→ Records shown
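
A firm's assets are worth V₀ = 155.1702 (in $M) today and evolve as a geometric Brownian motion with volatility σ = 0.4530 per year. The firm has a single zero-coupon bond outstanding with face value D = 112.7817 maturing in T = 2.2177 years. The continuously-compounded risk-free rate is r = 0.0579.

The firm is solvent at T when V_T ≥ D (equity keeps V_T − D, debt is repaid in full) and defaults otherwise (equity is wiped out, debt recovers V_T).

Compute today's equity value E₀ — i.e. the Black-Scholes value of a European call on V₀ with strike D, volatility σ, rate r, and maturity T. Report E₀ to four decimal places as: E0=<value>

E0=68.3033

d₁ = [ln(V₀/D) + (r + σ²/2)T] / (σ√T)
   = [ln(155.1702/112.7817) + (0.0579 + 0.5·0.4530²)·2.2177] / (0.4530·√2.2177)
   = [0.319068 + 0.355951] / 0.674605 = 1.000614
d₂ = d₁ − σ√T = 1.000614 − 0.674605 = 0.326009
N(d₁) = 0.841493,  N(d₂) = 0.627791,  e^(−rT) = 0.879497
E₀ = V₀·N(d₁) − D·e^(−rT)·N(d₂)
   = 155.1702·0.841493 − 112.7817·0.879497·0.627791 = 68.303319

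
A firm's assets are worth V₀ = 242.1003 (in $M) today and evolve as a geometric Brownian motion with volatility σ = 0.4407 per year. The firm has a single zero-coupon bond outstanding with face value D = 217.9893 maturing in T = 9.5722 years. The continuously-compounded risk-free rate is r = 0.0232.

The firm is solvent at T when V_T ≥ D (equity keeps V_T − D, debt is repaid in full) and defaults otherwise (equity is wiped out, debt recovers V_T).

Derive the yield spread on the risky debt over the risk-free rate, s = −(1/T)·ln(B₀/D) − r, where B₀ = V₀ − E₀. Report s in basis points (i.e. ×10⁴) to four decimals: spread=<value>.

d₁ = [ln(V₀/D) + (r + σ²/2)T] / (σ√T)
   = [ln(242.1003/217.9893) + (0.0232 + 0.5·0.4407²)·9.5722] / (0.4407·√9.5722)
   = [0.104906 + 1.151615] / 1.363481 = 0.921554
d₂ = d₁ − σ√T = 0.921554 − 1.363481 = -0.441927
N(d₁) = 0.821619,  N(d₂) = 0.329271,  e^(−rT) = 0.800855
E₀ = V₀·N(d₁) − D·e^(−rT)·N(d₂)
   = 242.1003·0.821619 − 217.9893·0.800855·0.329271 = 141.430829
B₀ = V₀ − E₀ = 242.1003 − 141.430829 = 100.669471
spread = −(1/T)·ln(B₀/D) − r = −(1/9.5722)·ln(100.669471/217.9893) − 0.0232 = 0.05751325
in basis points: 0.05751325 × 10⁴ = 575.1325 bp

spread=575.1325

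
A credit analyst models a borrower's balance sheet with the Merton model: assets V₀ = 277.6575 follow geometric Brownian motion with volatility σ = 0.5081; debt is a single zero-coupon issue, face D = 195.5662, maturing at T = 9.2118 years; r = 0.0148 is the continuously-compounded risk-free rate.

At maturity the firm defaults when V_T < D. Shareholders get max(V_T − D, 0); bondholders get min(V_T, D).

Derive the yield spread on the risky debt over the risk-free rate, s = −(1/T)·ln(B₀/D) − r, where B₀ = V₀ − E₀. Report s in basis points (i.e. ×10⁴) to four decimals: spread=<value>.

d₁ = [ln(V₀/D) + (r + σ²/2)T] / (σ√T)
   = [ln(277.6575/195.5662) + (0.0148 + 0.5·0.5081²)·9.2118] / (0.5081·√9.2118)
   = [0.350489 + 1.325420] / 1.542132 = 1.086748
d₂ = d₁ − σ√T = 1.086748 − 1.542132 = -0.455383
N(d₁) = 0.861426,  N(d₂) = 0.324417,  e^(−rT) = 0.872551
E₀ = V₀·N(d₁) − D·e^(−rT)·N(d₂)
   = 277.6575·0.861426 − 195.5662·0.872551·0.324417 = 183.822453
B₀ = V₀ − E₀ = 277.6575 − 183.822453 = 93.835047
spread = −(1/T)·ln(B₀/D) − r = −(1/9.2118)·ln(93.835047/195.5662) − 0.0148 = 0.06491955
in basis points: 0.06491955 × 10⁴ = 649.1955 bp

spread=649.1955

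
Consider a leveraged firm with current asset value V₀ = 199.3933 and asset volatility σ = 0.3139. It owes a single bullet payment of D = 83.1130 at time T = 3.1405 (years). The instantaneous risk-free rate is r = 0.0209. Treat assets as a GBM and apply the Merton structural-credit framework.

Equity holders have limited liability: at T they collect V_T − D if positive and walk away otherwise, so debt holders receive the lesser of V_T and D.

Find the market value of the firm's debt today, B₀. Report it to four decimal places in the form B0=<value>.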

→ Exercise instructions
Retype, exactly and in full, the lines above from the one containing "A credit analyst" through the one containing "At maturity the".

→ Answer to the exercise
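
A credit analyst models a borrower's balance sheet with the Merton model: assets V₀ = 277.6575 follow geometric Brownian motion with volatility σ = 0.5081; debt is a single zero-coupon issue, face D = 195.5662, maturing at T = 9.2118 years; r = 0.0148 is the continuously-compounded risk-free rate.

At maturity the firm defaults when V_T < D. Shareholders get max(V_T − D, 0); bondholders get min(V_T, D).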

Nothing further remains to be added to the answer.